→ Data for this exercise:
[Start of Attachment]

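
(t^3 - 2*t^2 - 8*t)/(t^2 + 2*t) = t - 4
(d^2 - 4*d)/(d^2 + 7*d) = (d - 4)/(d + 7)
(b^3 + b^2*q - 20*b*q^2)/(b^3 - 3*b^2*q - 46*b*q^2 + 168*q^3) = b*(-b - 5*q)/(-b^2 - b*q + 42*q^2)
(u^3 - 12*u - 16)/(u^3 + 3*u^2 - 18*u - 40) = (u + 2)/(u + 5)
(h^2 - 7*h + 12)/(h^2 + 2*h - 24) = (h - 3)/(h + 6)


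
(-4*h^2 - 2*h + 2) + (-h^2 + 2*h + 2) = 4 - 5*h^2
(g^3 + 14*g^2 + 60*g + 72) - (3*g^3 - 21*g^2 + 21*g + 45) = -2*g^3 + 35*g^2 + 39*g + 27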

[End of Attachment]
[Start of Attachment]

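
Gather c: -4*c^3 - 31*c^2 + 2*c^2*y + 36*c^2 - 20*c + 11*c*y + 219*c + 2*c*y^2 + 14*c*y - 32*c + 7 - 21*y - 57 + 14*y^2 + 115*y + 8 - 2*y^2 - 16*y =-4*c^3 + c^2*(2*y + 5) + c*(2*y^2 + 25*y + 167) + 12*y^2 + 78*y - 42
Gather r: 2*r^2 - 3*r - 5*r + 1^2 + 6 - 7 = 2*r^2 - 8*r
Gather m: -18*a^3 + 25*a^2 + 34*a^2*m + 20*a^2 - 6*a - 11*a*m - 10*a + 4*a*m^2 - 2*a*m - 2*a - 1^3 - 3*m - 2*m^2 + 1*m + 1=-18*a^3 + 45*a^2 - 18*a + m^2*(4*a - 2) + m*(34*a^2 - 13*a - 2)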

[End of Attachment]

→ Task objective:
Go through the lines above. Select every one that has the string "Gather".

→ Solution below:
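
Gather c: -4*c^3 - 31*c^2 + 2*c^2*y + 36*c^2 - 20*c + 11*c*y + 219*c + 2*c*y^2 + 14*c*y - 32*c + 7 - 21*y - 57 + 14*y^2 + 115*y + 8 - 2*y^2 - 16*y =-4*c^3 + c^2*(2*y + 5) + c*(2*y^2 + 25*y + 167) + 12*y^2 + 78*y - 42
Gather r: 2*r^2 - 3*r - 5*r + 1^2 + 6 - 7 = 2*r^2 - 8*r
Gather m: -18*a^3 + 25*a^2 + 34*a^2*m + 20*a^2 - 6*a - 11*a*m - 10*a + 4*a*m^2 - 2*a*m - 2*a - 1^3 - 3*m - 2*m^2 + 1*m + 1=-18*a^3 + 45*a^2 - 18*a + m^2*(4*a - 2) + m*(34*a^2 - 13*a - 2)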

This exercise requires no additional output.